====== Source data
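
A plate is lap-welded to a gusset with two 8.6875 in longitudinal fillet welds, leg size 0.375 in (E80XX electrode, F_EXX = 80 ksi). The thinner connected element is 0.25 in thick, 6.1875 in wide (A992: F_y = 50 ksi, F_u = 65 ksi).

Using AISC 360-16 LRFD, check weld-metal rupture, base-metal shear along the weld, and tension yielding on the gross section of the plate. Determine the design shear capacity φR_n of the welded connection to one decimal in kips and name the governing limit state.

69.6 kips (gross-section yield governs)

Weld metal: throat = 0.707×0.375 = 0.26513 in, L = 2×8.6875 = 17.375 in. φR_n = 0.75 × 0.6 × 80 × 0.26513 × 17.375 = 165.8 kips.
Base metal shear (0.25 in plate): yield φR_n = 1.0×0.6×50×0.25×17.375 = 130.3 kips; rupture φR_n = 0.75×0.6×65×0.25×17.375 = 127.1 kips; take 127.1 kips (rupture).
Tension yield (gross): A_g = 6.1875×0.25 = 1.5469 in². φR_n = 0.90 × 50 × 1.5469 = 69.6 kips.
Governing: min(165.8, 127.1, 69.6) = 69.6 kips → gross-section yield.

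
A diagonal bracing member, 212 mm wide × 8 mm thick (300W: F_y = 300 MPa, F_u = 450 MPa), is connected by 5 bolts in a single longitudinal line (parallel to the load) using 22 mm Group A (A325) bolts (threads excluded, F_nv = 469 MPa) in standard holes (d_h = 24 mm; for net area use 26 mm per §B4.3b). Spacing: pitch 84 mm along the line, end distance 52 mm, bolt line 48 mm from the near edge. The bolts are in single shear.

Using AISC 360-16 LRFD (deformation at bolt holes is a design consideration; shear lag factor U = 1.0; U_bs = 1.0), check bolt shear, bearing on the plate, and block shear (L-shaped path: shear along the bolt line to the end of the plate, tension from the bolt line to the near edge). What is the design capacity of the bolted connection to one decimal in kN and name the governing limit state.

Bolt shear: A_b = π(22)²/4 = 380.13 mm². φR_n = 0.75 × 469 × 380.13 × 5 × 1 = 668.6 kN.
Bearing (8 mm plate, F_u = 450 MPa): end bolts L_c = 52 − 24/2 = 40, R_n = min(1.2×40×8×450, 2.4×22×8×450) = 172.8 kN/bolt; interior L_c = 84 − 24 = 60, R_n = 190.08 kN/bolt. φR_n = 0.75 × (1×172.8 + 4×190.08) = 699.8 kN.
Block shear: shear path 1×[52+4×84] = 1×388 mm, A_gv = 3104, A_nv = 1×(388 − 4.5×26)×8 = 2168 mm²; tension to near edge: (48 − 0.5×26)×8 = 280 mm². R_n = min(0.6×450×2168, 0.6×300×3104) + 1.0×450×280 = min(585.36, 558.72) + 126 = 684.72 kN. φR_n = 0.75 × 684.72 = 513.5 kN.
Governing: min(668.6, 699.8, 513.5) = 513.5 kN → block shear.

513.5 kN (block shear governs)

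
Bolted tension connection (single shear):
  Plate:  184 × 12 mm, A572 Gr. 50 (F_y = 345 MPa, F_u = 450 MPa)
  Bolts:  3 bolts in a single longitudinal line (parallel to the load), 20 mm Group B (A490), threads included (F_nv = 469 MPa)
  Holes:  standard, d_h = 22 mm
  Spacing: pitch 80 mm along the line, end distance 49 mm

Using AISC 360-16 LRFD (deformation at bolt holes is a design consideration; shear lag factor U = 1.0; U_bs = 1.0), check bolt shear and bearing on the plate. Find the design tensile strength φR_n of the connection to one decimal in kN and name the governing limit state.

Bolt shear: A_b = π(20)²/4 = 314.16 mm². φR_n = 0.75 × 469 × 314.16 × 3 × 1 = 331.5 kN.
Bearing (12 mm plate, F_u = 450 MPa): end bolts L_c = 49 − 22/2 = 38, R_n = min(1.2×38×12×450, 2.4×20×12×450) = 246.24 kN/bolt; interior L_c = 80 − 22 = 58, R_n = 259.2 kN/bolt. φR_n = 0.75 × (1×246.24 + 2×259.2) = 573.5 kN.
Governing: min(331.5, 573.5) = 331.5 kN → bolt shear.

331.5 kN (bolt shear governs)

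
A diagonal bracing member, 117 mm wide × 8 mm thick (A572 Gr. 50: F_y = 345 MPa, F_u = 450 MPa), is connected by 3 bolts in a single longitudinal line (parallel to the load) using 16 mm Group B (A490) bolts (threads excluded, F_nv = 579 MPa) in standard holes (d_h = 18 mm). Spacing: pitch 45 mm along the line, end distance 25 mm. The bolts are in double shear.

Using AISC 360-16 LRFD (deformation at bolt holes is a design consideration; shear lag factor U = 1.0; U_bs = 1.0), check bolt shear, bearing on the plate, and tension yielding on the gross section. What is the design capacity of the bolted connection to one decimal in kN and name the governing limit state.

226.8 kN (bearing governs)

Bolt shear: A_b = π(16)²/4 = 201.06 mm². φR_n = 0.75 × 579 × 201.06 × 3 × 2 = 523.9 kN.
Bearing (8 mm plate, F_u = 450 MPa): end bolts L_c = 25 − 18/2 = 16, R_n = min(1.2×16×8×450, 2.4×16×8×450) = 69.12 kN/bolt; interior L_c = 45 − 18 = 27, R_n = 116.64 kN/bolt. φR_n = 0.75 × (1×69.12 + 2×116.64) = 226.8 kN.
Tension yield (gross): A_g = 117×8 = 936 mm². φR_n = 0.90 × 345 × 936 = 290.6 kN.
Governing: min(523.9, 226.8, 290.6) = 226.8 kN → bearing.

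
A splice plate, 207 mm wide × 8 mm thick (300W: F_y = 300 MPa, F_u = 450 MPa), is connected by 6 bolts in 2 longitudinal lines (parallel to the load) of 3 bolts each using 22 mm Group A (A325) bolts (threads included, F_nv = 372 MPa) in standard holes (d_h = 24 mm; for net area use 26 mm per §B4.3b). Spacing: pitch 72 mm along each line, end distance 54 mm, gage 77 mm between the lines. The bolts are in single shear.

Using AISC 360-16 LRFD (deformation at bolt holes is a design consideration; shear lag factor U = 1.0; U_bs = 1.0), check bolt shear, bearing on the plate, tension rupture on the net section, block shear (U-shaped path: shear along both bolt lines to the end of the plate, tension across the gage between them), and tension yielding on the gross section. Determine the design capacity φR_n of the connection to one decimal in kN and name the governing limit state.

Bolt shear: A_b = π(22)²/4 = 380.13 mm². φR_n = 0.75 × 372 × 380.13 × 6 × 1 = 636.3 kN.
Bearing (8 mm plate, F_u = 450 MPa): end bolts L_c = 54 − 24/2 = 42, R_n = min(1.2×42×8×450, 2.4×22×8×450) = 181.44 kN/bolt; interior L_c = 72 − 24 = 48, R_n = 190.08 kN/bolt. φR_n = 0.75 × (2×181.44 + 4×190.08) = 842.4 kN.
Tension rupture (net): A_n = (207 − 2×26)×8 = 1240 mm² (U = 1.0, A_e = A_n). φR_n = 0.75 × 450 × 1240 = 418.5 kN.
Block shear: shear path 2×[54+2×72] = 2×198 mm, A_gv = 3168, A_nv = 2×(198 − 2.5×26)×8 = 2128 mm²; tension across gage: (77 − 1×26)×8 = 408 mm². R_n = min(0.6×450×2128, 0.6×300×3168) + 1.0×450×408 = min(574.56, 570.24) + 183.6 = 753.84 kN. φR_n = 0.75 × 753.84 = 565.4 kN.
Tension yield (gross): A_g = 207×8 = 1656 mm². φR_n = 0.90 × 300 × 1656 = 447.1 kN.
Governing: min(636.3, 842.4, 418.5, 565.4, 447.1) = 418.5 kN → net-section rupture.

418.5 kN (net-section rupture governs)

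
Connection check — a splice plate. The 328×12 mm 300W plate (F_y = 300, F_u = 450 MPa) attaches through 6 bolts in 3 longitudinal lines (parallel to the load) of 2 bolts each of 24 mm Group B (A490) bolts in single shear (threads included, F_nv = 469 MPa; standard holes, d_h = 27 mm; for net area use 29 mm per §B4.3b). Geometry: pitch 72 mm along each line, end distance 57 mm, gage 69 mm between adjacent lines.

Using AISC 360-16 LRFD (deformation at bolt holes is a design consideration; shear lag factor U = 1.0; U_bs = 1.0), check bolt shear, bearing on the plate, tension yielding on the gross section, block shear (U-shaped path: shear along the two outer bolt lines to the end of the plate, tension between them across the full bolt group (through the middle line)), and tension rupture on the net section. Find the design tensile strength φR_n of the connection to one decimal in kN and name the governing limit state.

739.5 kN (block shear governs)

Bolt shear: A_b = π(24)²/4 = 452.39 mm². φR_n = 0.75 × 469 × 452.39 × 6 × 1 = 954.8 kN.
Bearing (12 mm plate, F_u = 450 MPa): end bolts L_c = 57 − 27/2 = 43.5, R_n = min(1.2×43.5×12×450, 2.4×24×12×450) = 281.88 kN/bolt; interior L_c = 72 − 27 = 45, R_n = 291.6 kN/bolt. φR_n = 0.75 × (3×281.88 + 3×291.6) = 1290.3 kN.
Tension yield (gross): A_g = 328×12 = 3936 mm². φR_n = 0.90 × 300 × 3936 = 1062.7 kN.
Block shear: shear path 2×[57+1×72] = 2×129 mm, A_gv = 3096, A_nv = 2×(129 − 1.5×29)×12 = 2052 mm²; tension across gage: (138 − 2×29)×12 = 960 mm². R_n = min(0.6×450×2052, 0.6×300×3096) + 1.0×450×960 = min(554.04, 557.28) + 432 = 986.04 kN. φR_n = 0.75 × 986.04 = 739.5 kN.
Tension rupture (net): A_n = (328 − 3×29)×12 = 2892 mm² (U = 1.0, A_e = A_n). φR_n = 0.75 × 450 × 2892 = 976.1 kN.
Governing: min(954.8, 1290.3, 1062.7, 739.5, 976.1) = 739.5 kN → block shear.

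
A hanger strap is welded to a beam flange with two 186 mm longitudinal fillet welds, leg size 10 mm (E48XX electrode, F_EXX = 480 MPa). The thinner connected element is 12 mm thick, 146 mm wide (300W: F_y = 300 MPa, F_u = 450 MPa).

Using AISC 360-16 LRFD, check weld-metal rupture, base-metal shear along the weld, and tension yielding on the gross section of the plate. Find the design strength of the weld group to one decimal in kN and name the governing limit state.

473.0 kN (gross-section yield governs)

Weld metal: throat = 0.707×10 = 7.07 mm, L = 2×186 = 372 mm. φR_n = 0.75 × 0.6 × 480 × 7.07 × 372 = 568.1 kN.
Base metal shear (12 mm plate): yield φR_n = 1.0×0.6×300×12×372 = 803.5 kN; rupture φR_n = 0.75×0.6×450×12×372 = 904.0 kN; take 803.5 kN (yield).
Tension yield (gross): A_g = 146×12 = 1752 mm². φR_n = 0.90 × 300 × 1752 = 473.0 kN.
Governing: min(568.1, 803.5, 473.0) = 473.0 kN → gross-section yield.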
============
====== Source data
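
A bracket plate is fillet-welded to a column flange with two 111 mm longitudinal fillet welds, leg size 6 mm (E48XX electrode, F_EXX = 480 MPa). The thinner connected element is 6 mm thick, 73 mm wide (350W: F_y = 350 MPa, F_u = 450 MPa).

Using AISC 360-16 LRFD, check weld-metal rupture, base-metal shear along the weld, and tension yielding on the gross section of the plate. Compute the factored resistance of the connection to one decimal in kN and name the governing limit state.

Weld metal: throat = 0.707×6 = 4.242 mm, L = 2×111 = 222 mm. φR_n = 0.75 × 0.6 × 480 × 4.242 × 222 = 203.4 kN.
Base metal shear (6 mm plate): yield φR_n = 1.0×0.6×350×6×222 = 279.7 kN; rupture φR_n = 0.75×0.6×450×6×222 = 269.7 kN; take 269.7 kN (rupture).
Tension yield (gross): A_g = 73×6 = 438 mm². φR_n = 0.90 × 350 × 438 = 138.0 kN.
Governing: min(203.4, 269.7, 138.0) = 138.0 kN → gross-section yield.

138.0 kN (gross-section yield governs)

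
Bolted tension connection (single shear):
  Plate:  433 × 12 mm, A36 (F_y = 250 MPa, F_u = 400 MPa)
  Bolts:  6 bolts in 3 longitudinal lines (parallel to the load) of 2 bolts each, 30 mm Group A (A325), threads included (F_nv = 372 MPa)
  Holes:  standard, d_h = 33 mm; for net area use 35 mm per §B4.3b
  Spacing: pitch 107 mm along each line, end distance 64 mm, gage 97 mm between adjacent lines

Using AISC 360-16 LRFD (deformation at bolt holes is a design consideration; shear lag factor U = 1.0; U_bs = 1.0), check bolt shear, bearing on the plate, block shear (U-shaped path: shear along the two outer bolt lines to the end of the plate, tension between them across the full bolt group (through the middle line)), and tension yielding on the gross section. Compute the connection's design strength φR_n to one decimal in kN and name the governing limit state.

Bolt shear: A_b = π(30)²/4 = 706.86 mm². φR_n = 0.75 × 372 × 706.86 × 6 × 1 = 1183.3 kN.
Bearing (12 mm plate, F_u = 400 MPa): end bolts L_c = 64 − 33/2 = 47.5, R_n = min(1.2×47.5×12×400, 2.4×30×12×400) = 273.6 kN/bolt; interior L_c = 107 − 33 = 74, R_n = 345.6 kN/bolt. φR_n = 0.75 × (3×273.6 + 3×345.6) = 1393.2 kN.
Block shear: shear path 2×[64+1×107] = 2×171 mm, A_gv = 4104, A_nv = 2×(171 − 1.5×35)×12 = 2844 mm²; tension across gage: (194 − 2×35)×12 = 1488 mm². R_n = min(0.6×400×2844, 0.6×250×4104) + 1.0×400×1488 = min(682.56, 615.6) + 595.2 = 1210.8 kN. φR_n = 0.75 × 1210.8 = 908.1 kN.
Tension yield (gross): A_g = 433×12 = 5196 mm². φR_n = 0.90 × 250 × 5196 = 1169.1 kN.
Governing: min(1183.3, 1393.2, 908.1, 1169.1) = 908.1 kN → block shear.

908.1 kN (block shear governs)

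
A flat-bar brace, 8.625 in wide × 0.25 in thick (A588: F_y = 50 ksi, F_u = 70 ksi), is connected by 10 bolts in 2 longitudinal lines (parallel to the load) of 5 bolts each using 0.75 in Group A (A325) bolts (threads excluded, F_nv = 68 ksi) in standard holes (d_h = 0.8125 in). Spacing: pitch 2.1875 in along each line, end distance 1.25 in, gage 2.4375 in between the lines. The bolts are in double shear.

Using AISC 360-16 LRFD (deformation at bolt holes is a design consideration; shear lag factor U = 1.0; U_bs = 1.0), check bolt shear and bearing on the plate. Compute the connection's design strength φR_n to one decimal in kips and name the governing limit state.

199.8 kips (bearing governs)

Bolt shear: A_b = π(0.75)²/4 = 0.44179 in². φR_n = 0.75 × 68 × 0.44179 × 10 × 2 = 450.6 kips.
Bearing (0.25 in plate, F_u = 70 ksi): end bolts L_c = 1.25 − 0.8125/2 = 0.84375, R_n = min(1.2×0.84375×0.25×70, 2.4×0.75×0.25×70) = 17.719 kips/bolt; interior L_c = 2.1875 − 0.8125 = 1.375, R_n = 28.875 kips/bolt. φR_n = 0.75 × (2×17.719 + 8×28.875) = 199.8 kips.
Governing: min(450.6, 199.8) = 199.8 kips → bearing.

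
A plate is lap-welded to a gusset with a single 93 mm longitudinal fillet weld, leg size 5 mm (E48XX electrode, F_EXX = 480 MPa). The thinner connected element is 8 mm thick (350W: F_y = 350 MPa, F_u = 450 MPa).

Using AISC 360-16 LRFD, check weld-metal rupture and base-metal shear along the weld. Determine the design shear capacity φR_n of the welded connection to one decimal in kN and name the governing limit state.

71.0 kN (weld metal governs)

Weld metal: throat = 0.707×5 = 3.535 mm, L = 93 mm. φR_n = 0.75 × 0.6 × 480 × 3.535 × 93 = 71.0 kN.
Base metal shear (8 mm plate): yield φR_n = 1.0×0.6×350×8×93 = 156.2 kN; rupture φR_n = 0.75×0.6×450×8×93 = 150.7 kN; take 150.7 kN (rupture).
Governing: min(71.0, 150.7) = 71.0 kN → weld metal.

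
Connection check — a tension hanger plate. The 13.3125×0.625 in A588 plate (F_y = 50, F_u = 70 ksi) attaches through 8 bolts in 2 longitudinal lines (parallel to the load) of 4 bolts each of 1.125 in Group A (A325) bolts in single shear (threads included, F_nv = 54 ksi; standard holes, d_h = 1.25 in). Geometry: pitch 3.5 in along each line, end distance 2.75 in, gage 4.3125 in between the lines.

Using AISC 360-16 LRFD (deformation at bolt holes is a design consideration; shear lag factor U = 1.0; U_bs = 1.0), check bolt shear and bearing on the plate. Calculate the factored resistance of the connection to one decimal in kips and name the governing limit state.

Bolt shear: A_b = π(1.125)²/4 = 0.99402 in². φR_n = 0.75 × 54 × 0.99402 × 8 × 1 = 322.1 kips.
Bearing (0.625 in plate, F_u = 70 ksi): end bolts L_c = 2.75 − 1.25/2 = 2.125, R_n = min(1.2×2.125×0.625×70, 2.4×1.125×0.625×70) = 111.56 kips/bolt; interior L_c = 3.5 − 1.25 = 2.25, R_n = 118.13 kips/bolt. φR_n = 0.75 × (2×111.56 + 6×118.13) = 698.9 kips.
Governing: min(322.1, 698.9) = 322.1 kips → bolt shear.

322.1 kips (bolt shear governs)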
============
====== Source data
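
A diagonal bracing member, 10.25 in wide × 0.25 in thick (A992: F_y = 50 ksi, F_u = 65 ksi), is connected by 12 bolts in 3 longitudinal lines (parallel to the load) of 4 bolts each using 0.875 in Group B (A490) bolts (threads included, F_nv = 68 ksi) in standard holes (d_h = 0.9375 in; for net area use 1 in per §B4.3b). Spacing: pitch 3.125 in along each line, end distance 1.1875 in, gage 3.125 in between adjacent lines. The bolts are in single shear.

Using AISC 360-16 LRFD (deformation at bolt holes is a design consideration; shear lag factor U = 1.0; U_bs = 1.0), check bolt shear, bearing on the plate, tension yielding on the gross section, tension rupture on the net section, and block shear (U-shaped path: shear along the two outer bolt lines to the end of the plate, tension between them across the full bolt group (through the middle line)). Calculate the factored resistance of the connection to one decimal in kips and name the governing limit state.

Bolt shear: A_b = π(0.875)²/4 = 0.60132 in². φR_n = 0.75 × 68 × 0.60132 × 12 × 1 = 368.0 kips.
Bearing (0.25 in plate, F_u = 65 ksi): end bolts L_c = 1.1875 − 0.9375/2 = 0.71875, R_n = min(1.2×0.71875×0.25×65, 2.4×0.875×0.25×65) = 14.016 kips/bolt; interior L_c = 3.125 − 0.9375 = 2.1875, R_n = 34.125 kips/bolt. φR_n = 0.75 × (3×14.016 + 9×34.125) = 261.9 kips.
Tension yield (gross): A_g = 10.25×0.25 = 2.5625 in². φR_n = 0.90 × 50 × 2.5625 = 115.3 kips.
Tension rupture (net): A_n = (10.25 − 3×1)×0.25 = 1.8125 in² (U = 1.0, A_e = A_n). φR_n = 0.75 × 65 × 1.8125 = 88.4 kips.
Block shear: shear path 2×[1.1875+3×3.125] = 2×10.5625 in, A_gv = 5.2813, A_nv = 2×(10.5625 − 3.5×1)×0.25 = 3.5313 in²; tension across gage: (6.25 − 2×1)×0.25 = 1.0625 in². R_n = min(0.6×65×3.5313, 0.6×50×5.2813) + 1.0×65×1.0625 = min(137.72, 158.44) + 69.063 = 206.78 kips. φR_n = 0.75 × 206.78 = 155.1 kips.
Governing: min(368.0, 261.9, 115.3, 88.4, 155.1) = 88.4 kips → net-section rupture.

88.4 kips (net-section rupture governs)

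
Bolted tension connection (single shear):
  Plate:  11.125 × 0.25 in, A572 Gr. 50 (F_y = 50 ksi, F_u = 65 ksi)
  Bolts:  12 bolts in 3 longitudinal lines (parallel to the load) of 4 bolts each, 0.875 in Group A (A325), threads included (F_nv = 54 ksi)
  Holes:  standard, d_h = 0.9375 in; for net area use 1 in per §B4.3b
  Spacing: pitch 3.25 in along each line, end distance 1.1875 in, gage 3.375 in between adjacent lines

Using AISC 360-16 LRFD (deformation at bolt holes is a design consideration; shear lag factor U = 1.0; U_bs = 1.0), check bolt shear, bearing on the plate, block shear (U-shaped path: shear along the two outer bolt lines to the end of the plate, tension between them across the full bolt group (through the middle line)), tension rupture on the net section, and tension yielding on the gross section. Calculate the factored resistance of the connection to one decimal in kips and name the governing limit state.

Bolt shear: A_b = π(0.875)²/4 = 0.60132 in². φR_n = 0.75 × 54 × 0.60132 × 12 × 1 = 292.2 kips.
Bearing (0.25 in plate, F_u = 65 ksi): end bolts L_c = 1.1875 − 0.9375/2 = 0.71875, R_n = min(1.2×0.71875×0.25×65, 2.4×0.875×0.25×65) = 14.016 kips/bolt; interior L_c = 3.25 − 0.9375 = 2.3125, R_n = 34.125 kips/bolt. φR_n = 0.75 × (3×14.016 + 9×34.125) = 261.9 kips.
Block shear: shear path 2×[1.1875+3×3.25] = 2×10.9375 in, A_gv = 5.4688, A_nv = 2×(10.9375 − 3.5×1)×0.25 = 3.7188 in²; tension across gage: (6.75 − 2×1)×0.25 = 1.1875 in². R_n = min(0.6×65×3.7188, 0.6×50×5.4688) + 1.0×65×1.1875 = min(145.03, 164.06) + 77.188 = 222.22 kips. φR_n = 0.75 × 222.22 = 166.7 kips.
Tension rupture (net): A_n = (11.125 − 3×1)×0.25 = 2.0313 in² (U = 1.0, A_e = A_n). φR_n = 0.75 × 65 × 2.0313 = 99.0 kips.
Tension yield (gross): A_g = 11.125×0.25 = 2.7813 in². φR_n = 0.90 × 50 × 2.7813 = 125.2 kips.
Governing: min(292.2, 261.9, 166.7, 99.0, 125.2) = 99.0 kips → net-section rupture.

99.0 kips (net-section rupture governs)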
============
Using the data above, extract exactly the lines from the one that holds "gross section. Compute" to the one that holds "A flat-bar brace, 8.625", both ends included, and no others.

**Your solution:**
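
Using AISC 360-16 LRFD (deformation at bolt holes is a design consideration; shear lag factor U = 1.0; U_bs = 1.0), check bolt shear, bearing on the plate, block shear (U-shaped path: shear along the two outer bolt lines to the end of the plate, tension between them across the full bolt group (through the middle line)), and tension yielding on the gross section. Compute the connection's design strength φR_n to one decimal in kN and name the governing limit state.

Bolt shear: A_b = π(30)²/4 = 706.86 mm². φR_n = 0.75 × 372 × 706.86 × 6 × 1 = 1183.3 kN.
Bearing (12 mm plate, F_u = 400 MPa): end bolts L_c = 64 − 33/2 = 47.5, R_n = min(1.2×47.5×12×400, 2.4×30×12×400) = 273.6 kN/bolt; interior L_c = 107 − 33 = 74, R_n = 345.6 kN/bolt. φR_n = 0.75 × (3×273.6 + 3×345.6) = 1393.2 kN.
Block shear: shear path 2×[64+1×107] = 2×171 mm, A_gv = 4104, A_nv = 2×(171 − 1.5×35)×12 = 2844 mm²; tension across gage: (194 − 2×35)×12 = 1488 mm². R_n = min(0.6×400×2844, 0.6×250×4104) + 1.0×400×1488 = min(682.56, 615.6) + 595.2 = 1210.8 kN. φR_n = 0.75 × 1210.8 = 908.1 kN.
Tension yield (gross): A_g = 433×12 = 5196 mm². φR_n = 0.90 × 250 × 5196 = 1169.1 kN.
Governing: min(1183.3, 1393.2, 908.1, 1169.1) = 908.1 kN → block shear.

908.1 kN (block shear governs)

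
A flat-bar brace, 8.625 in wide × 0.25 in thick (A588: F_y = 50 ksi, F_u = 70 ksi), is connected by 10 bolts in 2 longitudinal lines (parallel to the load) of 5 bolts each using 0.75 in Group A (A325) bolts (threads excluded, F_nv = 68 ksi) in standard holes (d_h = 0.8125 in). Spacing: pitch 2.1875 in along each line, end distance 1.25 in, gage 2.4375 in between the lines. The bolts are in double shear.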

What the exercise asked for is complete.